Problem to solve: Lines containing the word "compressors" are the ones to copy from the records below.

[Collected data]

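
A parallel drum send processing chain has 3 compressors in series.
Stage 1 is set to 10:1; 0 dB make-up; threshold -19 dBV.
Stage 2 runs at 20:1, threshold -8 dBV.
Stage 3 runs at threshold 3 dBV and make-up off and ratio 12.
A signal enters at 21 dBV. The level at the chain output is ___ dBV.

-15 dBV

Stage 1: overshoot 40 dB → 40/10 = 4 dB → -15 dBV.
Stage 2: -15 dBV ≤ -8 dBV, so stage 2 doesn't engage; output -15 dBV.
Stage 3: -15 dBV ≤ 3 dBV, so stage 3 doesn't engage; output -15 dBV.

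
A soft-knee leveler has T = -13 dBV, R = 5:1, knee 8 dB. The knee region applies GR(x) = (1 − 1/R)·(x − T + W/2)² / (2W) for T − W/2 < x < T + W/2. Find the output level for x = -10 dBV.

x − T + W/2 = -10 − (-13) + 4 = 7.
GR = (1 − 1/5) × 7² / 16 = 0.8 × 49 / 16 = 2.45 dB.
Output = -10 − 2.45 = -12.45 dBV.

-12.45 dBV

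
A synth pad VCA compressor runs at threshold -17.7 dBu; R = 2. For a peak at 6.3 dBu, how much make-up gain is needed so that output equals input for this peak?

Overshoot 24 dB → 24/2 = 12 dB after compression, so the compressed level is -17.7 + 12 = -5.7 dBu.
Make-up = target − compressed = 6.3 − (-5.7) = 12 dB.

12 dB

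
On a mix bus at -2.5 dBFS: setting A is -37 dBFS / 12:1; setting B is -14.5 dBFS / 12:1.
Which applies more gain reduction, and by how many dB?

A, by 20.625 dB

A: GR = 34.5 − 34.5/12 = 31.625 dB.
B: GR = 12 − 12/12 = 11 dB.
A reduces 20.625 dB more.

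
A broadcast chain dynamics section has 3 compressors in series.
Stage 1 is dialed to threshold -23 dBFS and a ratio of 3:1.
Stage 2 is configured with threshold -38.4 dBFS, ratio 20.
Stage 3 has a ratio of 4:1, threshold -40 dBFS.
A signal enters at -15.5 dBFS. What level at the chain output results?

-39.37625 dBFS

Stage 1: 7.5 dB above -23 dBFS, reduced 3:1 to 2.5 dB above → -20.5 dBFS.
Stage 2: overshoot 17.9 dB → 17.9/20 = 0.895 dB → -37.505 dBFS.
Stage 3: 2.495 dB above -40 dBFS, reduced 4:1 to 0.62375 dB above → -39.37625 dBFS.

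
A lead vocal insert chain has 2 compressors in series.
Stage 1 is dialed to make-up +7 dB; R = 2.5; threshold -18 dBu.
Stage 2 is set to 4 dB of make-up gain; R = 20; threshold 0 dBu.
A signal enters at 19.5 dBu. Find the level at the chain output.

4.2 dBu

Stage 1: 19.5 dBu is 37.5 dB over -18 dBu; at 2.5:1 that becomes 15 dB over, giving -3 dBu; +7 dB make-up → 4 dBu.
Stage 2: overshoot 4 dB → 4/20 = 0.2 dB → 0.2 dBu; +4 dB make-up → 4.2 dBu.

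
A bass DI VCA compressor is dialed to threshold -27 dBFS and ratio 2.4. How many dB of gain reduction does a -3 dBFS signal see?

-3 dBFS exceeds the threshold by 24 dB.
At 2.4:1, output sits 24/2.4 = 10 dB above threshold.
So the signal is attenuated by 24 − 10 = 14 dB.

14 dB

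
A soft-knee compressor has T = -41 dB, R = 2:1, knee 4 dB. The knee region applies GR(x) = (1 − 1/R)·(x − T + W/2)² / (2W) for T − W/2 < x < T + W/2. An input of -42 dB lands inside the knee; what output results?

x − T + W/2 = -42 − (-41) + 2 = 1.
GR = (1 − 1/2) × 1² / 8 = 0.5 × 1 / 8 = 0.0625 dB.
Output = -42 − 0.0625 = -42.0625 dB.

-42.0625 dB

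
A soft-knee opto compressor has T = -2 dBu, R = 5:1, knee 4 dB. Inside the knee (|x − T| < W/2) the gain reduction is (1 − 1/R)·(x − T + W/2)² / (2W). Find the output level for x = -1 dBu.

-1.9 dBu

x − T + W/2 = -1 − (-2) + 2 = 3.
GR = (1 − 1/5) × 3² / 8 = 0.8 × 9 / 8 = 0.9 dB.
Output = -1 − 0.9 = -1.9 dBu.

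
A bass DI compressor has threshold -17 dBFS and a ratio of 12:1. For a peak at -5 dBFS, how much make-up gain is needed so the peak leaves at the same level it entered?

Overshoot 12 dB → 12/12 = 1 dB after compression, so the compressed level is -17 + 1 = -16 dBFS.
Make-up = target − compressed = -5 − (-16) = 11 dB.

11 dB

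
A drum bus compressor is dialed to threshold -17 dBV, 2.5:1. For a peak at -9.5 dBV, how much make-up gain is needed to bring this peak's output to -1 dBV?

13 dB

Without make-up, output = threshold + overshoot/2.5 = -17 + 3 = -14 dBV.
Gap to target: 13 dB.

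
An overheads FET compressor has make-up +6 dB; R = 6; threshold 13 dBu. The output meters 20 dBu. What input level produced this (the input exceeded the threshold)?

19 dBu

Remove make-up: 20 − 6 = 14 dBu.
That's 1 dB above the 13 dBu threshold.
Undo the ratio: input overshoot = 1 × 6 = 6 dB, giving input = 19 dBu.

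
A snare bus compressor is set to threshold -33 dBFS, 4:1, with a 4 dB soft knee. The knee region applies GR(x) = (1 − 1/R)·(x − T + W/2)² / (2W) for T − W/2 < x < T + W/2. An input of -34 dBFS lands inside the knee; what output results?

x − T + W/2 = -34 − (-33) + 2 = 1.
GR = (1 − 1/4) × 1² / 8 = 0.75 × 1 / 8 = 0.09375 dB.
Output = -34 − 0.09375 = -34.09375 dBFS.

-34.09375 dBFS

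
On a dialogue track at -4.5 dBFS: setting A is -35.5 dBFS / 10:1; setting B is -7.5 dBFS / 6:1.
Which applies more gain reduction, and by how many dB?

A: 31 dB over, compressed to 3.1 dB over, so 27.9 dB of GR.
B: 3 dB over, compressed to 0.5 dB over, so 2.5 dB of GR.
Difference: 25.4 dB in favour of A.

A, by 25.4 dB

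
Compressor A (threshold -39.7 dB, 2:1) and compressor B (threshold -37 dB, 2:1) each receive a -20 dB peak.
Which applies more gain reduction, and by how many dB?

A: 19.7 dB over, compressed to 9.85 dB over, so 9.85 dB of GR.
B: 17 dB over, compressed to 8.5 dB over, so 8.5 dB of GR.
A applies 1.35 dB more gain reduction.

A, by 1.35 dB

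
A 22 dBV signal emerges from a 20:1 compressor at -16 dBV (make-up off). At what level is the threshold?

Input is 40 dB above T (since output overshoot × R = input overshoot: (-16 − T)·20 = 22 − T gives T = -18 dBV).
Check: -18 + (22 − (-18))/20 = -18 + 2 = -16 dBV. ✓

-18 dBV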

Answer for this exercise:
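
A parallel drum send processing chain has 3 compressors in series.
A broadcast chain dynamics section has 3 compressors in series.
A lead vocal insert chain has 2 compressors in series.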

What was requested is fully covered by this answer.